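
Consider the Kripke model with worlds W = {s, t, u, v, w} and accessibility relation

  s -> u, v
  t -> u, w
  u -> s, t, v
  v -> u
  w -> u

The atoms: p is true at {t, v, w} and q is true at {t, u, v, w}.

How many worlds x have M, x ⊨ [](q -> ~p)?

2

s: successors {u, v}; q -> ~p there: u:T, v:F. ✗
t: successors {u, w}; q -> ~p there: u:T, w:F. ✗
u: successors {s, t, v}; q -> ~p there: s:T, t:F, v:F. ✗
v: successors {u}; q -> ~p there: u:T. ✓
w: successors {u}; q -> ~p there: u:T. ✓
Satisfying worlds: {v, w}.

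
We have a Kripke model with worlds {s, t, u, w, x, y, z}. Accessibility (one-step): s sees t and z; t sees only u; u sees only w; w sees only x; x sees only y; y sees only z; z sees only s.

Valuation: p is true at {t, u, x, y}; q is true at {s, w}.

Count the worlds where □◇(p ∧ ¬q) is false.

s: successors {t, z}; ◇(p ∧ ¬q) there: t:T, z:F. ✗
t: successors {u}; ◇(p ∧ ¬q) there: u:F. ✗
u: successors {w}; ◇(p ∧ ¬q) there: w:T. ✓
w: successors {x}; ◇(p ∧ ¬q) there: x:T. ✓
x: successors {y}; ◇(p ∧ ¬q) there: y:F. ✗
y: successors {z}; ◇(p ∧ ¬q) there: z:F. ✗
z: successors {s}; ◇(p ∧ ¬q) there: s:T. ✓
Satisfying worlds: {u, w, z}.
So □◇(p ∧ ¬q) fails at the other 4 worlds.

4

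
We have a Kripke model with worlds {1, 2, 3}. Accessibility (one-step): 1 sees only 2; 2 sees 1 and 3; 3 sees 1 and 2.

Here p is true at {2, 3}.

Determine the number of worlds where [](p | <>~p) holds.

1

1: successors {2}; p | <>~p there: 2:T. ✓
2: successors {1, 3}; p | <>~p there: 1:F, 3:T. ✗
3: successors {1, 2}; p | <>~p there: 1:F, 2:T. ✗
Satisfying worlds: {1}.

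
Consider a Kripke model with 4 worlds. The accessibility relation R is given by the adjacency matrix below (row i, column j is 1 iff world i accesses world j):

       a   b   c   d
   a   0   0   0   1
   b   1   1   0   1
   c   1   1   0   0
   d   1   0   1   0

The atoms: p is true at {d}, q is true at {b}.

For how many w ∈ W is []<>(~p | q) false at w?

3

a: successors {d}; <>(~p | q) there: d:T. ✓
b: successors {a, b, d}; <>(~p | q) there: a:F, b:T, d:T. ✗
c: successors {a, b}; <>(~p | q) there: a:F, b:T. ✗
d: successors {a, c}; <>(~p | q) there: a:F, c:T. ✗
Satisfying worlds: {a}.
So []<>(~p | q) fails at the other 3 worlds.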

——————————

## [Assigned task]
Set down the data in full, word for word.

## [Result of this task]
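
Consider the Kripke model with worlds W = {s, t, u, v, w} and accessibility relation

  s -> u, v
  t -> u, w
  u -> s, t, v
  v -> u
  w -> u

The atoms: p is true at {t, v, w} and q is true at {t, u, v, w}.

How many worlds x have M, x ⊨ [](q -> ~p)?

2

s: successors {u, v}; q -> ~p there: u:T, v:F. ✗
t: successors {u, w}; q -> ~p there: u:T, w:F. ✗
u: successors {s, t, v}; q -> ~p there: s:T, t:F, v:F. ✗
v: successors {u}; q -> ~p there: u:T. ✓
w: successors {u}; q -> ~p there: u:T. ✓
Satisfying worlds: {v, w}.

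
We have a Kripke model with worlds {s, t, u, w, x, y, z}. Accessibility (one-step): s sees t and z; t sees only u; u sees only w; w sees only x; x sees only y; y sees only z; z sees only s.

Valuation: p is true at {t, u, x, y}; q is true at {s, w}.

Count the worlds where □◇(p ∧ ¬q) is false.

s: successors {t, z}; ◇(p ∧ ¬q) there: t:T, z:F. ✗
t: successors {u}; ◇(p ∧ ¬q) there: u:F. ✗
u: successors {w}; ◇(p ∧ ¬q) there: w:T. ✓
w: successors {x}; ◇(p ∧ ¬q) there: x:T. ✓
x: successors {y}; ◇(p ∧ ¬q) there: y:F. ✗
y: successors {z}; ◇(p ∧ ¬q) there: z:F. ✗
z: successors {s}; ◇(p ∧ ¬q) there: s:T. ✓
Satisfying worlds: {u, w, z}.
So □◇(p ∧ ¬q) fails at the other 4 worlds.

4

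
We have a Kripke model with worlds {1, 2, 3}. Accessibility (one-step): 1 sees only 2; 2 sees 1 and 3; 3 sees 1 and 2.

Here p is true at {2, 3}.

Determine the number of worlds where [](p | <>~p) holds.

1

1: successors {2}; p | <>~p there: 2:T. ✓
2: successors {1, 3}; p | <>~p there: 1:F, 3:T. ✗
3: successors {1, 2}; p | <>~p there: 1:F, 2:T. ✗
Satisfying worlds: {1}.

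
Consider a Kripke model with 4 worlds. The accessibility relation R is given by the adjacency matrix below (row i, column j is 1 iff world i accesses world j):

       a   b   c   d
   a   0   0   0   1
   b   1   1   0   1
   c   1   1   0   0
   d   1   0   1   0

The atoms: p is true at {d}, q is true at {b}.

For how many w ∈ W is []<>(~p | q) false at w?

3

a: successors {d}; <>(~p | q) there: d:T. ✓
b: successors {a, b, d}; <>(~p | q) there: a:F, b:T, d:T. ✗
c: successors {a, b}; <>(~p | q) there: a:F, b:T. ✗
d: successors {a, c}; <>(~p | q) there: a:F, c:T. ✗
Satisfying worlds: {a}.
So []<>(~p | q) fails at the other 3 worlds.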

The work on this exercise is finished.